Every line in the records below with the string "whether" is to be copied out.
===
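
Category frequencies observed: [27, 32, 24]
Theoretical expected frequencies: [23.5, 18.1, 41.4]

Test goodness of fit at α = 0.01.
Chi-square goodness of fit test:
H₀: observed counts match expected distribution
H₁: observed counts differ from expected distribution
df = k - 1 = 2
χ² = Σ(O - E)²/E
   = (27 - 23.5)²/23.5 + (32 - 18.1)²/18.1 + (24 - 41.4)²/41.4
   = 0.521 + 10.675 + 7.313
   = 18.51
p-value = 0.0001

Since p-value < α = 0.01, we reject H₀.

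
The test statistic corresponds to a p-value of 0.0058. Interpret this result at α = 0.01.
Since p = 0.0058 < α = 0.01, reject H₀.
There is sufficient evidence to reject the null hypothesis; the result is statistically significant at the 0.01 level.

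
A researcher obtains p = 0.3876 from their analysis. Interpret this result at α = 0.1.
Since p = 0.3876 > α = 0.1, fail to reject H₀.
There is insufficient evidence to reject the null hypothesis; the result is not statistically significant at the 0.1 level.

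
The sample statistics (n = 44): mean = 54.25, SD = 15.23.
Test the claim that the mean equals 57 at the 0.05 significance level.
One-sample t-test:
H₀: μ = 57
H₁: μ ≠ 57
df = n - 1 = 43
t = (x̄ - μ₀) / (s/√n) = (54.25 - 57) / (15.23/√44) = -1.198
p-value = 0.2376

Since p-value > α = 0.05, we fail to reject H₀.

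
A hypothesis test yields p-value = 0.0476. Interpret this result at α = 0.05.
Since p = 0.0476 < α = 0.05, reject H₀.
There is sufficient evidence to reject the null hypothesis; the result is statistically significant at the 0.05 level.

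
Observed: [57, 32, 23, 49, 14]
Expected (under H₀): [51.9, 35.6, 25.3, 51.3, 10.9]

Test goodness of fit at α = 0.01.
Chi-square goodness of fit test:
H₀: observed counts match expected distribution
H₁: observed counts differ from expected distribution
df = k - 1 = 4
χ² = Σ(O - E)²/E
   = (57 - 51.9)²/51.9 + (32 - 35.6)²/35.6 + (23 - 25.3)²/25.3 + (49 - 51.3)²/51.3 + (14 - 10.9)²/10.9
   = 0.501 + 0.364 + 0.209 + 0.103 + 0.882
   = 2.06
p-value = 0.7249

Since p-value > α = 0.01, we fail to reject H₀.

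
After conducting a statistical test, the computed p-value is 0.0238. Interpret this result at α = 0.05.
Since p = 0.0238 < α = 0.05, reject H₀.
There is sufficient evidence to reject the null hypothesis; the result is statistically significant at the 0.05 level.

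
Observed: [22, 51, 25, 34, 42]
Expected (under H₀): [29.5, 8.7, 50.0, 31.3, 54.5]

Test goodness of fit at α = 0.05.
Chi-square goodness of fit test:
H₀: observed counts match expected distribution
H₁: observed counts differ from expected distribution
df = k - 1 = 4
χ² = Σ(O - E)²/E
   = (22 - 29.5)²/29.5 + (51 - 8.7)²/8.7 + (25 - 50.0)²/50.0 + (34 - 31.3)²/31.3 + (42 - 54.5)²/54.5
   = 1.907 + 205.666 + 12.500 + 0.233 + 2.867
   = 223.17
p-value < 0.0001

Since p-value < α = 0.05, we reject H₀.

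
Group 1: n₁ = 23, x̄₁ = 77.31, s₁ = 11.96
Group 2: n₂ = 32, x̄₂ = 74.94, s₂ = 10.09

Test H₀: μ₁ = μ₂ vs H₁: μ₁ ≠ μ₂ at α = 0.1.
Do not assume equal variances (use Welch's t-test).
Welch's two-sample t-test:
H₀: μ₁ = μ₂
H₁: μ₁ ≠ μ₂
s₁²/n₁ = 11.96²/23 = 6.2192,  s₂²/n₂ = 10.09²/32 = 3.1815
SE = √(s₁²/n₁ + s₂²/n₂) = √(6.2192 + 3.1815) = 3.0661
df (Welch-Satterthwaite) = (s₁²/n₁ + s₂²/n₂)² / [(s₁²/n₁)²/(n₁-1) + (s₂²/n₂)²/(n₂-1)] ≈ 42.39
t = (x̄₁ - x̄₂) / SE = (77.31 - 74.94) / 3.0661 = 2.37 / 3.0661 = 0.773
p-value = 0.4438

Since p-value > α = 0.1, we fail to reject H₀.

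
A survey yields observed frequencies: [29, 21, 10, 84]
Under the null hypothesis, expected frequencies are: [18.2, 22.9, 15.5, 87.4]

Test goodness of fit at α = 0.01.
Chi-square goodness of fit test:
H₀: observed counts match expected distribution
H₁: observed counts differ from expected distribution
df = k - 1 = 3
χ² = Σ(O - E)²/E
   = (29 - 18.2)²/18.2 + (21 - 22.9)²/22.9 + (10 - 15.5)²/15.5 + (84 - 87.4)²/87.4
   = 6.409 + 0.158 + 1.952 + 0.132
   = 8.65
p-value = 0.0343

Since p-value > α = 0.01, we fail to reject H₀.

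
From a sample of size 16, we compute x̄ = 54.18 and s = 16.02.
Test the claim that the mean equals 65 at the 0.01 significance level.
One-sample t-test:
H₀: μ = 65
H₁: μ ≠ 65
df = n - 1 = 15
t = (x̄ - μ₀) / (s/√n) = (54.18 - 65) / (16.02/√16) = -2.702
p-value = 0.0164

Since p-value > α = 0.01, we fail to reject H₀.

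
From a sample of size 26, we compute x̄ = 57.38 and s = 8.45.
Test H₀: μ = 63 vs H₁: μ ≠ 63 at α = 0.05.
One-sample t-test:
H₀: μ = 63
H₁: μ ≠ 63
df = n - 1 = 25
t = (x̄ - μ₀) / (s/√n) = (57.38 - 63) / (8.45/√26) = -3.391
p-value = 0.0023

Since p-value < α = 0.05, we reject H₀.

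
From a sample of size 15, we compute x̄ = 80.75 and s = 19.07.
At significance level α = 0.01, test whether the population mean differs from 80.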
===
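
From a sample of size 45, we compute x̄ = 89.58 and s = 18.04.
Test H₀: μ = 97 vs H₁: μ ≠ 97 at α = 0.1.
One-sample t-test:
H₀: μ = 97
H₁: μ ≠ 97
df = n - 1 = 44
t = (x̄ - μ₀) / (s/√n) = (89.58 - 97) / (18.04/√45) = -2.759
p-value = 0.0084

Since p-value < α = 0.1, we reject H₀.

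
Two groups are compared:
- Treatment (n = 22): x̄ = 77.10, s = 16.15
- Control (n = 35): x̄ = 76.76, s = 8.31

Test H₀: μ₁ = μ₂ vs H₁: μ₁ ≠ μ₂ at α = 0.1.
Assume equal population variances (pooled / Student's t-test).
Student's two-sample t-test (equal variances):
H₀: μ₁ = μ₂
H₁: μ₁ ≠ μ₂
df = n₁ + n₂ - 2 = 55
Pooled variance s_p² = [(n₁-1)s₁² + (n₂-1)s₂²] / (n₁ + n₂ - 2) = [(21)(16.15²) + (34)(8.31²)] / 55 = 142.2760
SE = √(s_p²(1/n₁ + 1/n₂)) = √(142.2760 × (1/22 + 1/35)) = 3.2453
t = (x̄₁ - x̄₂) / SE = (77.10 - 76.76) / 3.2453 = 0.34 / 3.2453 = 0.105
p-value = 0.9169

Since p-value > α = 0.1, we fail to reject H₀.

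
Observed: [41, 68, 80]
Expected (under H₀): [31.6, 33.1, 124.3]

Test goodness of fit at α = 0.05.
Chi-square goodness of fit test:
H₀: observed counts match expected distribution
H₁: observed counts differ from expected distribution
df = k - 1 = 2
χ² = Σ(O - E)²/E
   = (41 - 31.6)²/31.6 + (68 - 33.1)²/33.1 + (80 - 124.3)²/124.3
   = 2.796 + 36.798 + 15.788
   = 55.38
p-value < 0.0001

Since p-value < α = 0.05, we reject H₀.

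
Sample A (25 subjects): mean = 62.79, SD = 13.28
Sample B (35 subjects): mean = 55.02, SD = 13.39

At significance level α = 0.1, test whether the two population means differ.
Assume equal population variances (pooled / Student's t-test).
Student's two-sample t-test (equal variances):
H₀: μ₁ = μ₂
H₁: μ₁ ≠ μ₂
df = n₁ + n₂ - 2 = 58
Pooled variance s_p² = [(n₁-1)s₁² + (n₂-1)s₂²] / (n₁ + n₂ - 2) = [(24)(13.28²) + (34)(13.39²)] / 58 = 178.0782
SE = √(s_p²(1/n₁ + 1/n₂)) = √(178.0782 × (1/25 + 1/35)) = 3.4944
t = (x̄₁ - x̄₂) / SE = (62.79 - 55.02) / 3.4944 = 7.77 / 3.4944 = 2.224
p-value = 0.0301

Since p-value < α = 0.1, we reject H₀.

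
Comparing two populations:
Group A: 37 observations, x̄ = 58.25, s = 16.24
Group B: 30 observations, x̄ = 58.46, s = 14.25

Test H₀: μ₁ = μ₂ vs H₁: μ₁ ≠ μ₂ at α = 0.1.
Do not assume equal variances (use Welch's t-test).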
===
**Response area**
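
At significance level α = 0.01, test whether the population mean differs from 80.
At significance level α = 0.1, test whether the two population means differ.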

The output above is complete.